◆ WHAT THE TASK REQUIRES:
Transcribe word for word the lines below from the line with "What is the sum of all ages?" through the line with "How many people have pet = fish?", ends included.

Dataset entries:
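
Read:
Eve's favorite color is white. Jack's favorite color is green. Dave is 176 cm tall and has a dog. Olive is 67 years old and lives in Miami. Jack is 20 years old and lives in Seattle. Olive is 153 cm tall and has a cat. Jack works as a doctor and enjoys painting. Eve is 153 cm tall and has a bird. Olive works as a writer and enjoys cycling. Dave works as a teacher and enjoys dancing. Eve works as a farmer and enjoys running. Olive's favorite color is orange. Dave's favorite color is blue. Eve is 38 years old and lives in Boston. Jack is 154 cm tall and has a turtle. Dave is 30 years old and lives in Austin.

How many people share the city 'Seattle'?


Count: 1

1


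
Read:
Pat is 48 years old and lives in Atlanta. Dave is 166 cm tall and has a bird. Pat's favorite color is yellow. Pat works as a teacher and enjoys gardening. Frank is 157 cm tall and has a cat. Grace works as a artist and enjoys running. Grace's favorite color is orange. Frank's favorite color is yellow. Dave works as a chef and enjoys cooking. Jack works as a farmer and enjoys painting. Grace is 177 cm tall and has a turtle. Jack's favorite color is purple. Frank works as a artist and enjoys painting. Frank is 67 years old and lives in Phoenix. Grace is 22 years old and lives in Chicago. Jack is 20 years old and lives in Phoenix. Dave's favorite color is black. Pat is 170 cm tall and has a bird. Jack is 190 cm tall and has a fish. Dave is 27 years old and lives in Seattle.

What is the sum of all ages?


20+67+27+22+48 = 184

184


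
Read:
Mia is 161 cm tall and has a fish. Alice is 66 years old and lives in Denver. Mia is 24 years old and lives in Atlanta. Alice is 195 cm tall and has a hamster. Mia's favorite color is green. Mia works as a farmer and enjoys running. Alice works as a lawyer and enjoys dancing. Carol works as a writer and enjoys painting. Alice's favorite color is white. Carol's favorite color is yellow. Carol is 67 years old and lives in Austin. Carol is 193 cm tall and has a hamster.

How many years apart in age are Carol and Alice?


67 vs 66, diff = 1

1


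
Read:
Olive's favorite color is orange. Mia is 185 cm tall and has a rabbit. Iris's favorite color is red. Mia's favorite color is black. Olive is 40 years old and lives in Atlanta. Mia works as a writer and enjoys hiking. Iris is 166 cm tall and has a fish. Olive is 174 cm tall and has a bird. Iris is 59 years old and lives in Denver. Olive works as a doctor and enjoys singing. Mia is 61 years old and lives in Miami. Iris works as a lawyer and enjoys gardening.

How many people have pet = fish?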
==
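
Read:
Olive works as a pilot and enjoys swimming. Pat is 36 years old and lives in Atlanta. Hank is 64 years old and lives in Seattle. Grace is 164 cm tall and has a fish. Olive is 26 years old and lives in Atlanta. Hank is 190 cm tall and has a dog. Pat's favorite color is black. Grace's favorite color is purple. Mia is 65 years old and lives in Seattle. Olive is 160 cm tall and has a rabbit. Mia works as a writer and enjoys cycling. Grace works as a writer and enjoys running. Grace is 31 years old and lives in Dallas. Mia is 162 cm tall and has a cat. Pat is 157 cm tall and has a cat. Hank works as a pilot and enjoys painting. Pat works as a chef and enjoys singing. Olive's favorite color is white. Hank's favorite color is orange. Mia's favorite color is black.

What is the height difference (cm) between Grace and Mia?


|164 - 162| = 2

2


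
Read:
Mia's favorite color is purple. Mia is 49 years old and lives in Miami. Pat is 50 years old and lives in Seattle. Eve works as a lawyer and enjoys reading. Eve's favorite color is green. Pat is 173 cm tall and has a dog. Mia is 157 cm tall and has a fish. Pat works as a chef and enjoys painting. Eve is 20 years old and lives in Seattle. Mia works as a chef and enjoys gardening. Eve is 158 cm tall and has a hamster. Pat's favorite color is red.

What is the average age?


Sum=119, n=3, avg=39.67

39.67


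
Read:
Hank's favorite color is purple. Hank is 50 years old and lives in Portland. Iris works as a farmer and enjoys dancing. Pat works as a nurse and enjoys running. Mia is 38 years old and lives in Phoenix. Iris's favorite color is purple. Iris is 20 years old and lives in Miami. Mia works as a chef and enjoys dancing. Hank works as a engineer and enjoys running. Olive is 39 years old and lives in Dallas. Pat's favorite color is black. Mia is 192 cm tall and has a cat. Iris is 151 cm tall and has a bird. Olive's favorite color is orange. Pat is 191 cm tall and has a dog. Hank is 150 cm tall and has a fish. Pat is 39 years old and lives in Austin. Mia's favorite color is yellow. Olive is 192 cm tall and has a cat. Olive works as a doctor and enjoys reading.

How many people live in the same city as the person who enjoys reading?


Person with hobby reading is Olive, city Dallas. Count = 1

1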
...
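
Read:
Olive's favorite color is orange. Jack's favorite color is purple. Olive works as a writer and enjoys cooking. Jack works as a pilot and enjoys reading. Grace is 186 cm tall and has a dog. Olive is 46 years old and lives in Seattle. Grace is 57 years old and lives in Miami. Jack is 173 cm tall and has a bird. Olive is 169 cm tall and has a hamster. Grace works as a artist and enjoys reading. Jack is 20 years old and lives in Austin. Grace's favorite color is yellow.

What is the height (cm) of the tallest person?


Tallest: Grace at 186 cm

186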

◆ ANSWER FOR THE TASK:
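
What is the sum of all ages?


20+67+27+22+48 = 184

184


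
Read:
Mia is 161 cm tall and has a fish. Alice is 66 years old and lives in Denver. Mia is 24 years old and lives in Atlanta. Alice is 195 cm tall and has a hamster. Mia's favorite color is green. Mia works as a farmer and enjoys running. Alice works as a lawyer and enjoys dancing. Carol works as a writer and enjoys painting. Alice's favorite color is white. Carol's favorite color is yellow. Carol is 67 years old and lives in Austin. Carol is 193 cm tall and has a hamster.

How many years apart in age are Carol and Alice?


67 vs 66, diff = 1

1


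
Read:
Olive's favorite color is orange. Mia is 185 cm tall and has a rabbit. Iris's favorite color is red. Mia's favorite color is black. Olive is 40 years old and lives in Atlanta. Mia works as a writer and enjoys hiking. Iris is 166 cm tall and has a fish. Olive is 174 cm tall and has a bird. Iris is 59 years old and lives in Denver. Olive works as a doctor and enjoys singing. Mia is 61 years old and lives in Miami. Iris works as a lawyer and enjoys gardening.

How many people have pet = fish?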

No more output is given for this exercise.